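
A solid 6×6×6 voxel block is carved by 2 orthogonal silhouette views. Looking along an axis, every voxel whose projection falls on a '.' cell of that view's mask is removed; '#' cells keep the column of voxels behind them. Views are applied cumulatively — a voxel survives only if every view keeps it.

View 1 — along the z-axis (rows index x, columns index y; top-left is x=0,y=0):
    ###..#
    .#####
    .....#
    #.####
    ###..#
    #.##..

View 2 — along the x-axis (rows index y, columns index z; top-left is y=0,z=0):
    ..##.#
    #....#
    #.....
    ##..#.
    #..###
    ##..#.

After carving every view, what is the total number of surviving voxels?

before carving: 216 voxels (6×6×6)
[1] z-view keeps 22 columns → grid now 132
[2] x-view keeps 16 columns → grid now 55

voxel count = 55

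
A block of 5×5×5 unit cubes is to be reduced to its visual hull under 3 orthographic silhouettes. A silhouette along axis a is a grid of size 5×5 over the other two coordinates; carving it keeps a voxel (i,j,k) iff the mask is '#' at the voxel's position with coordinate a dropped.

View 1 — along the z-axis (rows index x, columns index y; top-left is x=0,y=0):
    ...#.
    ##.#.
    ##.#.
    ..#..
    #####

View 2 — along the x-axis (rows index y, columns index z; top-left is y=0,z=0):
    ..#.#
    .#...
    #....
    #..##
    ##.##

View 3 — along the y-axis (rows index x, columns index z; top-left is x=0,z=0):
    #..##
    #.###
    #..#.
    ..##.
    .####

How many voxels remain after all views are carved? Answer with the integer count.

full grid |V| = 125
V1 z: intersect with XY mask (13 set) -- 65 left
V2 x: intersect with YZ mask (11 set) -- 27 left
V3 y: intersect with XZ mask (15 set) -- 18 left

remaining voxels: 18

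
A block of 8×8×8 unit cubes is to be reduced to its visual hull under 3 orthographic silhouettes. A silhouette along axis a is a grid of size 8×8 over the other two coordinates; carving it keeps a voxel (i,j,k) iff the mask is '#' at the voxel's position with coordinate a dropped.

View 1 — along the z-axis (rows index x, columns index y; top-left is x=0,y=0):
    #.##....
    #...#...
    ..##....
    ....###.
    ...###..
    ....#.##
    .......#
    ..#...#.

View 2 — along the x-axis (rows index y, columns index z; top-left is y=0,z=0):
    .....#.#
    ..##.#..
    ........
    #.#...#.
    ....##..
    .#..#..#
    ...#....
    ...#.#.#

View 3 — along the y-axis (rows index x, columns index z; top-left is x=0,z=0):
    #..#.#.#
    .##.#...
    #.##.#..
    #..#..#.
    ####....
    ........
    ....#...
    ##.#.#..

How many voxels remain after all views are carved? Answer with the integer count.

remaining voxels: 11

before carving: 512 voxels (8×8×8)
carve view 1 (along z, XY-mask fill 19/64): 152 voxels remain
carve view 2 (along x, YZ-mask fill 17/64): 36 voxels remain
carve view 3 (along y, XZ-mask fill 23/64): 11 voxels remain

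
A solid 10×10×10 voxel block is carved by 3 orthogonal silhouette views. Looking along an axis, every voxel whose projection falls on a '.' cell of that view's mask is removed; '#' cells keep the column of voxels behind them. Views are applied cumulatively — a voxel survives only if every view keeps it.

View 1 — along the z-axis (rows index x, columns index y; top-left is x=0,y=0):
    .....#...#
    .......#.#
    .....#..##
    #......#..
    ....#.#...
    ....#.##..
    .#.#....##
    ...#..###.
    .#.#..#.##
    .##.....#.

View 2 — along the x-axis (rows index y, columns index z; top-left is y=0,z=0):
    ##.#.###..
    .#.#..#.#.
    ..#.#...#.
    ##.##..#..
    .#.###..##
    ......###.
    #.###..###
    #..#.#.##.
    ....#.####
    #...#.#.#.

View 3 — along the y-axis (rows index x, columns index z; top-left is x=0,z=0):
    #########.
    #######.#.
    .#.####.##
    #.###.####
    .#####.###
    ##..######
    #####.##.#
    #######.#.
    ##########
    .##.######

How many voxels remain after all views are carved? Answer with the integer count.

start: 10×10×10 = 1000 voxels
step 1: project along z, AND mask (30/100) → |grid| = 300
step 2: project along x, AND mask (48/100) → |grid| = 147
step 3: project along y, AND mask (82/100) → |grid| = 125

remaining voxels: 125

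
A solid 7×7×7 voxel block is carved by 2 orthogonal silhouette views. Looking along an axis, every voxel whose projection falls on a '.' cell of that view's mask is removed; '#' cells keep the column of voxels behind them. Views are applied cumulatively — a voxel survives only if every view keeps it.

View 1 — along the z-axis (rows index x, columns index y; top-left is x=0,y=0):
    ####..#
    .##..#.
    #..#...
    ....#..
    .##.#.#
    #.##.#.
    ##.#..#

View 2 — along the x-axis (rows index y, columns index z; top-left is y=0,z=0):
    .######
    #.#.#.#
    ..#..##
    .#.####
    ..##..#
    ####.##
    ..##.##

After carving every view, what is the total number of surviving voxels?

voxel count = 102

initial block: 7^3 = 343
carve view 1 (along z, XY-mask fill 23/49): 161 voxels remain
carve view 2 (along x, YZ-mask fill 31/49): 102 voxels remain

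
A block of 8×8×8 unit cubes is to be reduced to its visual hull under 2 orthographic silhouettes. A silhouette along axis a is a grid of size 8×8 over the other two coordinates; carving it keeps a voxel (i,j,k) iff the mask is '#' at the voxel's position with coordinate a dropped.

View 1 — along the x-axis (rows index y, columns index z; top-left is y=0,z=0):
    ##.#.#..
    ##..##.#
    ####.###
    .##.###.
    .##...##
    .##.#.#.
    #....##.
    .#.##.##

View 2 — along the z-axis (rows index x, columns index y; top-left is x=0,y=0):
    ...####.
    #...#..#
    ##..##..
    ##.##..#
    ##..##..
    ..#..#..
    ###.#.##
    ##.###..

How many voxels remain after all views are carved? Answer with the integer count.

147 voxels

initial block: 8^3 = 512
  1. axis=0 (YZ plane), |mask|=37  ⇒  voxels=296
  2. axis=2 (XY plane), |mask|=33  ⇒  voxels=147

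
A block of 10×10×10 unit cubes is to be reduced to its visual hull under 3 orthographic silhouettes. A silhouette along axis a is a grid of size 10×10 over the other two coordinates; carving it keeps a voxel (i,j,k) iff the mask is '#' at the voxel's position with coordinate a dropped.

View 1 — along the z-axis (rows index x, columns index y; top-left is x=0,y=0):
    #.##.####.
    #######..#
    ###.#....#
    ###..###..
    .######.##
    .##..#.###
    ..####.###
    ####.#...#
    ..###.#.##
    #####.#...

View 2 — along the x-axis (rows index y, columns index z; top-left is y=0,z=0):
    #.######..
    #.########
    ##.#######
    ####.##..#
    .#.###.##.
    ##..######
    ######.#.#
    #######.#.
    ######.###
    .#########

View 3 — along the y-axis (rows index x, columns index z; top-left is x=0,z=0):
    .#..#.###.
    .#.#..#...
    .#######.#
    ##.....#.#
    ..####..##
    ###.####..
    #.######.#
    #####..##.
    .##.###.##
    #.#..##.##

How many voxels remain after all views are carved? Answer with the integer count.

before carving: 1000 voxels (10×10×10)
carve view 1 (along z, XY-mask fill 65/100): 650 voxels remain
carve view 2 (along x, YZ-mask fill 80/100): 524 voxels remain
carve view 3 (along y, XZ-mask fill 61/100): 307 voxels remain

307 voxels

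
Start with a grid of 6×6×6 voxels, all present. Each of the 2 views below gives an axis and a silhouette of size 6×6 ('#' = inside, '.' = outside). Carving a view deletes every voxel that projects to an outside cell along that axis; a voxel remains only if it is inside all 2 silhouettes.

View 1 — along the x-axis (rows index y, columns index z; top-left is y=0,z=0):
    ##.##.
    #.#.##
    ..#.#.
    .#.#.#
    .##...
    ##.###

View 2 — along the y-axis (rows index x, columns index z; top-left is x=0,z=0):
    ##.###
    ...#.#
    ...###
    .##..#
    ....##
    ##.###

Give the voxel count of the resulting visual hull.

before carving: 216 voxels (6×6×6)
carve view 1 (along x, YZ-mask fill 20/36): 120 voxels remain
carve view 2 (along y, XZ-mask fill 20/36): 67 voxels remain

67 voxels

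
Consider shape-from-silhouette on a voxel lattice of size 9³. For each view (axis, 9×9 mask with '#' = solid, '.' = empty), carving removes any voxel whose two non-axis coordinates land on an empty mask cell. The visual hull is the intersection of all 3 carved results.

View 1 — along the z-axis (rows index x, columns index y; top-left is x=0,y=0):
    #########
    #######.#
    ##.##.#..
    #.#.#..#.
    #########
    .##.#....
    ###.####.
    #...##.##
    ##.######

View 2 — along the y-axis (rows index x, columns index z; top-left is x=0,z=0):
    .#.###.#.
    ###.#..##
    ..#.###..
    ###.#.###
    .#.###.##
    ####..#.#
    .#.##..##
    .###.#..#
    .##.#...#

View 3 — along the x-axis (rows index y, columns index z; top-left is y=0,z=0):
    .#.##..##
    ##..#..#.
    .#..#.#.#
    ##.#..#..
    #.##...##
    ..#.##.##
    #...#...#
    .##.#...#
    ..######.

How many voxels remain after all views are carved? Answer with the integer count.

remaining voxels: 165

start: 9×9×9 = 729 voxels
  1. axis=2 (XY plane), |mask|=58  ⇒  voxels=522
  2. axis=1 (XZ plane), |mask|=48  ⇒  voxels=305
  3. axis=0 (YZ plane), |mask|=40  ⇒  voxels=165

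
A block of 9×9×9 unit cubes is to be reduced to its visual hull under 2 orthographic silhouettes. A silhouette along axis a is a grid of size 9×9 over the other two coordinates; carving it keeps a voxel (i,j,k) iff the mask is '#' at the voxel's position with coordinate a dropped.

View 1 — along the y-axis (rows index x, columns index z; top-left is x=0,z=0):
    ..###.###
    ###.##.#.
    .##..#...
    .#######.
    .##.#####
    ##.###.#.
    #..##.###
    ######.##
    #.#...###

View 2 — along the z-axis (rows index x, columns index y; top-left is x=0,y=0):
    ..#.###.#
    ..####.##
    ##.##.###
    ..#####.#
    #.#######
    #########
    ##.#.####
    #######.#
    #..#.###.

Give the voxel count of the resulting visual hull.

370 voxels

full grid |V| = 729
[1] y-view keeps 54 columns → grid now 486
[2] z-view keeps 61 columns → grid now 370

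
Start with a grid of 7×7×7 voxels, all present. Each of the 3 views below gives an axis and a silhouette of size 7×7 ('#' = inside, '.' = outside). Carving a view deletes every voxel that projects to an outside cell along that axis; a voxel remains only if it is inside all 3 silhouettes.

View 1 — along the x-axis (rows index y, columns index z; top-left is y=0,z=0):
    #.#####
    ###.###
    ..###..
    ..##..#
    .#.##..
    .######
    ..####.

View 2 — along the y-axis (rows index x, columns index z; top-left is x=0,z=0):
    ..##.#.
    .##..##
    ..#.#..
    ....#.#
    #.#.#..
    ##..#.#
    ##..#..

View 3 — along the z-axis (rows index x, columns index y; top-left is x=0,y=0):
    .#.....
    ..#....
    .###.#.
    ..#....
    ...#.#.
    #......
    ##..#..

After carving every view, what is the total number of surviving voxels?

full grid |V| = 343
  1. axis=0 (YZ plane), |mask|=31  ⇒  voxels=217
  2. axis=1 (XZ plane), |mask|=21  ⇒  voxels=95
  3. axis=2 (XY plane), |mask|=13  ⇒  voxels=24

|visual hull| = 24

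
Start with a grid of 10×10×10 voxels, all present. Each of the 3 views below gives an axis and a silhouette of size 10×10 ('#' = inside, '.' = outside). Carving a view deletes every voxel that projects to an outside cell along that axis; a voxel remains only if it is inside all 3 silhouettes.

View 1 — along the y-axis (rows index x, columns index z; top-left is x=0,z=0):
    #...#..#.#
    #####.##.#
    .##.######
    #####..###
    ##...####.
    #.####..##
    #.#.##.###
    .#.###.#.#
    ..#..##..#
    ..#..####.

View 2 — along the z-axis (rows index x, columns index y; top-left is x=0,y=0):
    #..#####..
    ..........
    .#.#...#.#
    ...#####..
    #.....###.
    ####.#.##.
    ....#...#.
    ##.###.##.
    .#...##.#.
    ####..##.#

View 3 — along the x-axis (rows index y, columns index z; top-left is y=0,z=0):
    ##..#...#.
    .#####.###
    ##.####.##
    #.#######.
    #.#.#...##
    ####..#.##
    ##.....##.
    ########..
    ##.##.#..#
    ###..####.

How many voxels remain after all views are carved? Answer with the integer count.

183 voxels

full grid |V| = 1000
carve view 1 (along y, XZ-mask fill 63/100): 630 voxels remain
carve view 2 (along z, XY-mask fill 46/100): 276 voxels remain
carve view 3 (along x, YZ-mask fill 65/100): 183 voxels remain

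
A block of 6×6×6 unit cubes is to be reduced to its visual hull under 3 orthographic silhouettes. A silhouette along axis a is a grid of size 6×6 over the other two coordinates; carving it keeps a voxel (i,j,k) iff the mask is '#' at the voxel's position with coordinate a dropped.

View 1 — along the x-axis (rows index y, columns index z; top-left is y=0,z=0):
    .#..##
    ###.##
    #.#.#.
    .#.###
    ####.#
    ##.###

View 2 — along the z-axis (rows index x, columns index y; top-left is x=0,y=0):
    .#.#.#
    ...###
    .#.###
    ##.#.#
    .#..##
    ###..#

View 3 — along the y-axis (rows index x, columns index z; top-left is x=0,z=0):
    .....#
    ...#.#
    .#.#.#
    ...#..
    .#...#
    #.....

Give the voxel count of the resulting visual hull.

start: 6×6×6 = 216 voxels
step 1: project along x, AND mask (25/36) → |grid| = 150
step 2: project along z, AND mask (21/36) → |grid| = 95
step 3: project along y, AND mask (10/36) → |grid| = 31

remaining voxels: 31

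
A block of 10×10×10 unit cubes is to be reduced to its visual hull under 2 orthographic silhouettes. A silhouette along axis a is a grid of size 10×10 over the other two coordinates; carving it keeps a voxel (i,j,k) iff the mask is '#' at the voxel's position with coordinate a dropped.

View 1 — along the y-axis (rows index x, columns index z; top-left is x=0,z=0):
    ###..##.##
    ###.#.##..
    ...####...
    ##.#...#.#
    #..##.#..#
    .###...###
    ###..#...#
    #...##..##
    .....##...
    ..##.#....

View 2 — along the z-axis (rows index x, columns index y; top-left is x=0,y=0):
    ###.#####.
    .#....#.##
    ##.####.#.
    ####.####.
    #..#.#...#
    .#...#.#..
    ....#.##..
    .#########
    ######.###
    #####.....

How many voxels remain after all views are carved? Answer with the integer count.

voxel count = 279

start: 10×10×10 = 1000 voxels
after view 1 [y-axis, 48 of 100 cells solid] → remaining = 480
after view 2 [z-axis, 60 of 100 cells solid] → remaining = 279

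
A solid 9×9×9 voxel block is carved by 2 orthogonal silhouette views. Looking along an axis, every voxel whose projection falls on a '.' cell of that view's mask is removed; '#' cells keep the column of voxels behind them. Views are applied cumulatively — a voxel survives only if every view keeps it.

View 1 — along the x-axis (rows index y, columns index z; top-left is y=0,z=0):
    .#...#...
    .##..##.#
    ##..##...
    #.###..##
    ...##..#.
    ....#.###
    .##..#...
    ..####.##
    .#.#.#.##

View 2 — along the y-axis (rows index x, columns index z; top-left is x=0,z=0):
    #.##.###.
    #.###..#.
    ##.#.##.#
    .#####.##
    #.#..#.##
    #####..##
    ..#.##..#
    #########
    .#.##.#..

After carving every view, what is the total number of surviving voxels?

227 voxels

start: 9×9×9 = 729 voxels
V1 x: intersect with YZ mask (38 set) -- 342 left
V2 y: intersect with XZ mask (53 set) -- 227 left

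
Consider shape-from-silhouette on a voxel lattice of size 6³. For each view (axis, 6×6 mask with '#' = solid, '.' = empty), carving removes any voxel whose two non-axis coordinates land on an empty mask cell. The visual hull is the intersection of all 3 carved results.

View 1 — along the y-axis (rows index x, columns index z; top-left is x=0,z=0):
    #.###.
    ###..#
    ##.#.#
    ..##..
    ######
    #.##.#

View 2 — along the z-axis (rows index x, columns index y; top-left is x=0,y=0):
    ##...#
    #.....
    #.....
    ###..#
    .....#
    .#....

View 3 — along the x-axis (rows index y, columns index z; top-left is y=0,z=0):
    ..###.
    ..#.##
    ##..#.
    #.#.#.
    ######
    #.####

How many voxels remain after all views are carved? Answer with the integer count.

start: 6×6×6 = 216 voxels
after view 1 [y-axis, 24 of 36 cells solid] → remaining = 144
after view 2 [z-axis, 11 of 36 cells solid] → remaining = 38
after view 3 [x-axis, 23 of 36 cells solid] → remaining = 23

remaining voxels: 23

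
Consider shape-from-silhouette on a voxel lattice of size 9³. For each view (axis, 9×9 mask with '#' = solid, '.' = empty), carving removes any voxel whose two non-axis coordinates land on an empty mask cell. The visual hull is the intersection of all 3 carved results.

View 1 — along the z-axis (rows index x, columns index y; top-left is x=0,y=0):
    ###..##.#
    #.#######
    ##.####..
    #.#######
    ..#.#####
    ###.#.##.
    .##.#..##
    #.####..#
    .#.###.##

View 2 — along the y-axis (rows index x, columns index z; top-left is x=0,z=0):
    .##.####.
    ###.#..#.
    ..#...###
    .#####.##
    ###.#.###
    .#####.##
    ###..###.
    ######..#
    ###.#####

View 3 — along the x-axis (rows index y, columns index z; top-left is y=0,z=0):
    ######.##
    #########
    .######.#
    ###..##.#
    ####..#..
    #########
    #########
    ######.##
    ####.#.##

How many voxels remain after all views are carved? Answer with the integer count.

voxel count = 301

initial block: 9^3 = 729
after view 1 [z-axis, 57 of 81 cells solid] → remaining = 513
after view 2 [y-axis, 57 of 81 cells solid] → remaining = 360
after view 3 [x-axis, 68 of 81 cells solid] → remaining = 301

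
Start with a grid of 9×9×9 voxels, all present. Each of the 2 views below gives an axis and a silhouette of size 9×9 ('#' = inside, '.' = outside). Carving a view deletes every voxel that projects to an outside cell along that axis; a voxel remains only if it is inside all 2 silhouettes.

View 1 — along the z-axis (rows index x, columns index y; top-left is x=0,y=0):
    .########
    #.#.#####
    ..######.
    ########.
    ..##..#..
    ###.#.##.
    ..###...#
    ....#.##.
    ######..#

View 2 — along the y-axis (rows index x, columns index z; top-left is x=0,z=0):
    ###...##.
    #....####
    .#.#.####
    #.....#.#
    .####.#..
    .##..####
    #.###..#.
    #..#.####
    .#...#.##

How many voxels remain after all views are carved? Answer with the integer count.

full grid |V| = 729
  1. axis=2 (XY plane), |mask|=52  ⇒  voxels=468
  2. axis=1 (XZ plane), |mask|=45  ⇒  voxels=252

|visual hull| = 252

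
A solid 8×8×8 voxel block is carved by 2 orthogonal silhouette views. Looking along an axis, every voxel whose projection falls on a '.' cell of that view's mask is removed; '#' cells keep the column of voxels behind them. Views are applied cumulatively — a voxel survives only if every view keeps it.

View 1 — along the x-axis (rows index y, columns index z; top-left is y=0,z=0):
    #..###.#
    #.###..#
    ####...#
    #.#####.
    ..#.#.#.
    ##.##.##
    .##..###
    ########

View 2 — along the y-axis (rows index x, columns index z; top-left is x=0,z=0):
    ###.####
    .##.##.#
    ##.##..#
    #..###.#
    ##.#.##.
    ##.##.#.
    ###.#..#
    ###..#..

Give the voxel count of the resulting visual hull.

start: 8×8×8 = 512 voxels
step 1: project along x, AND mask (43/64) → |grid| = 344
step 2: project along y, AND mask (41/64) → |grid| = 219

219 voxels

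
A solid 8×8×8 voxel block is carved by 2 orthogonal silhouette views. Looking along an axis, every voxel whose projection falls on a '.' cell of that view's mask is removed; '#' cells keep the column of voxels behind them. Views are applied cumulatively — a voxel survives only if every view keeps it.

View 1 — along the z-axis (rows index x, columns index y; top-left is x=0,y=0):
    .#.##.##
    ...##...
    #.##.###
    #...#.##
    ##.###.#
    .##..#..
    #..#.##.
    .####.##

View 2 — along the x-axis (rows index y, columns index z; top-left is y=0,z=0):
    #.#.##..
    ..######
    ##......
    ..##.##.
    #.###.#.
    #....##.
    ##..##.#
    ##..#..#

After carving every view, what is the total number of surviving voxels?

|visual hull| = 152

full grid |V| = 512
[1] z-view keeps 36 columns → grid now 288
[2] x-view keeps 33 columns → grid now 152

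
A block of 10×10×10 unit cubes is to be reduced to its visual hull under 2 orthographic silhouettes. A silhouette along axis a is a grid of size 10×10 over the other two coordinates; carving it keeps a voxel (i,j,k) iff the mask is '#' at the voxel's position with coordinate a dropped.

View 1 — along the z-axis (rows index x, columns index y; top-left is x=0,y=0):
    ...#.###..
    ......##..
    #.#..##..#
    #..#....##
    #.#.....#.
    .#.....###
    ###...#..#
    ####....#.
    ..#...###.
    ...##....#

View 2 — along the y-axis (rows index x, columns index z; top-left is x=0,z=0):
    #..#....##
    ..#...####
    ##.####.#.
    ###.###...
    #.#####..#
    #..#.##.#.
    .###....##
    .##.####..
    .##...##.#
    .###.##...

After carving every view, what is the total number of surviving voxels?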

==*==

Scan the material above for the word "inside", and copy every line in which it is found.

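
Start with a grid of 6×6×6 voxels, all present. Each of the 2 views below gives an axis and a silhouette of size 6×6 ('#' = inside, '.' = outside). Carving a view deletes every voxel that projects to an outside cell along that axis; a voxel remains only if it is inside all 2 silhouettes.
Start with a grid of 7×7×7 voxels, all present. Each of the 3 views below gives an axis and a silhouette of size 7×7 ('#' = inside, '.' = outside). Carving a view deletes every voxel that projects to an outside cell along that axis; a voxel remains only if it is inside all 3 silhouettes.
Start with a grid of 10×10×10 voxels, all present. Each of the 3 views below gives an axis and a silhouette of size 10×10 ('#' = inside, '.' = outside). Carving a view deletes every voxel that projects to an outside cell along that axis; a voxel remains only if it is inside all 3 silhouettes.
Start with a grid of 9×9×9 voxels, all present. Each of the 2 views below gives an axis and a silhouette of size 9×9 ('#' = inside, '.' = outside). Carving a view deletes every voxel that projects to an outside cell along that axis; a voxel remains only if it is inside all 2 silhouettes.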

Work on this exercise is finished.